## Your instructions:
For every line of the material below, check for the string "insolvent" and return the line if it is there.

Input records: Begin

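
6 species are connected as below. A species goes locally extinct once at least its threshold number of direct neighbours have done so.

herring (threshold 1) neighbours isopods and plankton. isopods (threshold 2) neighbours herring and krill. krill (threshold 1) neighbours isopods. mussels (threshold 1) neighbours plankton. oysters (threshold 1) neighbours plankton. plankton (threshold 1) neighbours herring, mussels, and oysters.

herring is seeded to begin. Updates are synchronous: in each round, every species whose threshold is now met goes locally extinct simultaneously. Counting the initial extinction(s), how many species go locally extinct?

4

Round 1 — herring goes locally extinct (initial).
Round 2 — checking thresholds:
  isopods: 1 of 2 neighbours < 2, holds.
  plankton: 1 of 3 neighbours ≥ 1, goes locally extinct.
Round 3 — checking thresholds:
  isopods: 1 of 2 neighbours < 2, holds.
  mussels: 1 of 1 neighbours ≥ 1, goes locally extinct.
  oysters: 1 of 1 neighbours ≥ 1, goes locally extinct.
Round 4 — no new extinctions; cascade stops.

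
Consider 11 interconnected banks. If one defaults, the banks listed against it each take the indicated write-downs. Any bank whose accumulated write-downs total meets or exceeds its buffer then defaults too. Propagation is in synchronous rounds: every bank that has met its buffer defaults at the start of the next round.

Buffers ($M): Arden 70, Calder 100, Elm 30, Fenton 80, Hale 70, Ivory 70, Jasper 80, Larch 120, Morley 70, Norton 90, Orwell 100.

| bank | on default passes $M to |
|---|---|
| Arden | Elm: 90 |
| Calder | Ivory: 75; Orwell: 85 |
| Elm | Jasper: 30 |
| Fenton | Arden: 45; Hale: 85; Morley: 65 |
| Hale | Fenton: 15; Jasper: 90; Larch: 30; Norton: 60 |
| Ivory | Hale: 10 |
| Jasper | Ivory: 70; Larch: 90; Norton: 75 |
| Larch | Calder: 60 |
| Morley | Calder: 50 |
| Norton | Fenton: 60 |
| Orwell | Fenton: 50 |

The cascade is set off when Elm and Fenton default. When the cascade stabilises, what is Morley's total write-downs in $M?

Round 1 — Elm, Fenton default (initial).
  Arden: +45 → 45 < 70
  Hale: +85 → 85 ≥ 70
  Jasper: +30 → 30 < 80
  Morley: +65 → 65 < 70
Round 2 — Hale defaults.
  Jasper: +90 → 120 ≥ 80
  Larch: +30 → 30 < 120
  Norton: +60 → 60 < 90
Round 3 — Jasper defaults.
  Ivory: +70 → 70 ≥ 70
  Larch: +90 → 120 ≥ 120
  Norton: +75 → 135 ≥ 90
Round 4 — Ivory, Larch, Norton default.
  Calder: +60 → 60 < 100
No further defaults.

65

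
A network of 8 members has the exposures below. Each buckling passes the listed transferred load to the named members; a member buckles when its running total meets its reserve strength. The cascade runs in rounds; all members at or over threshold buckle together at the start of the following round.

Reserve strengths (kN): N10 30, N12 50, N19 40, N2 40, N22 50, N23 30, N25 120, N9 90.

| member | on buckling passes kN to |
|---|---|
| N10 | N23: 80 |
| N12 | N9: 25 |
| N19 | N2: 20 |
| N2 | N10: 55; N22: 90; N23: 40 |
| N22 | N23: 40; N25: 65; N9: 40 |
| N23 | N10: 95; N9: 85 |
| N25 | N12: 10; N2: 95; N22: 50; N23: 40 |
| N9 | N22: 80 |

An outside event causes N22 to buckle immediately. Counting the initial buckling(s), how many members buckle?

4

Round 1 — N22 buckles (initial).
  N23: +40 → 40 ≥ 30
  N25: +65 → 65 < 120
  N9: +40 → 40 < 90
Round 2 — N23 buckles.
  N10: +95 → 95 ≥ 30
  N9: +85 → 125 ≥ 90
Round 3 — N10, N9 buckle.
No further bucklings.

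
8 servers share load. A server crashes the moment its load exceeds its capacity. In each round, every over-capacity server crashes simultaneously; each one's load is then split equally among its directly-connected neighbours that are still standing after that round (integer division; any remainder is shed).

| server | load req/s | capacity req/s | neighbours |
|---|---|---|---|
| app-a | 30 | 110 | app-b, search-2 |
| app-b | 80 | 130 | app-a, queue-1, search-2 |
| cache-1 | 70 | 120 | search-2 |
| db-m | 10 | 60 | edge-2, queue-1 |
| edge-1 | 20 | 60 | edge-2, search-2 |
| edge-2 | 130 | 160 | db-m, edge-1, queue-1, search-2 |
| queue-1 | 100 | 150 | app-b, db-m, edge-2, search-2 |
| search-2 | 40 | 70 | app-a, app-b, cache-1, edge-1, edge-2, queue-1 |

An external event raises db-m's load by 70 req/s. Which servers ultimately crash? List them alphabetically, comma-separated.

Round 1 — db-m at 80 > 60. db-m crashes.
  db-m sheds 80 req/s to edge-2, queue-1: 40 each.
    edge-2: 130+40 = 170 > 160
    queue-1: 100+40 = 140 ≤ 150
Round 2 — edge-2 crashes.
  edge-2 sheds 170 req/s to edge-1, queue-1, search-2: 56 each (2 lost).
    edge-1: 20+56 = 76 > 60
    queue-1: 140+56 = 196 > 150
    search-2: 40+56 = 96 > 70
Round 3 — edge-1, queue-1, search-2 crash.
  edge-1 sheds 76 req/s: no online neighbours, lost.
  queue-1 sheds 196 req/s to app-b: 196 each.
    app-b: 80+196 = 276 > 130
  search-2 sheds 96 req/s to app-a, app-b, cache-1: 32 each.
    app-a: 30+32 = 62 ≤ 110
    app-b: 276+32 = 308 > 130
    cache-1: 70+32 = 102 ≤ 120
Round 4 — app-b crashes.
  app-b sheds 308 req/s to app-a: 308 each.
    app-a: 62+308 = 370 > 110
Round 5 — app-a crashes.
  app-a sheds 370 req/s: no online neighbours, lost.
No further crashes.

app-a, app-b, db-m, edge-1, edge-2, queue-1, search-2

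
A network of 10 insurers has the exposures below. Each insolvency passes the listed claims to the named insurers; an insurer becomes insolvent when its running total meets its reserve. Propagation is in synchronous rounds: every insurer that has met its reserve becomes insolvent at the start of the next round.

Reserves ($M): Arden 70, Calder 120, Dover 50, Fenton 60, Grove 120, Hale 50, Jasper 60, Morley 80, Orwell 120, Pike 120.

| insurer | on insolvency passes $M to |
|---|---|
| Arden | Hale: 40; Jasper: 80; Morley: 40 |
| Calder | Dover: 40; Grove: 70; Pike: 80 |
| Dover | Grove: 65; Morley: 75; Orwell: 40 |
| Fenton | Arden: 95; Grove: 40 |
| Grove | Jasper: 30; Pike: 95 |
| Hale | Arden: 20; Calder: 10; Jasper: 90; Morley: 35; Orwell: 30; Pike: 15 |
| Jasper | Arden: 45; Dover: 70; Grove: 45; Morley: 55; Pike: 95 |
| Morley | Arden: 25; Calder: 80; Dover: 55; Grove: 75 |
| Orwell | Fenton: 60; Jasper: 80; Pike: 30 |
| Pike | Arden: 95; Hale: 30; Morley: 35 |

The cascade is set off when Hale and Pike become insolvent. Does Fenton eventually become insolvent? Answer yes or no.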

Input records: End

## Response area:
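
A network of 10 insurers has the exposures below. Each insolvency passes the listed claims to the named insurers; an insurer becomes insolvent when its running total meets its reserve. Propagation is in synchronous rounds: every insurer that has met its reserve becomes insolvent at the start of the next round.
The cascade is set off when Hale and Pike become insolvent. Does Fenton eventually become insolvent? Answer yes or no.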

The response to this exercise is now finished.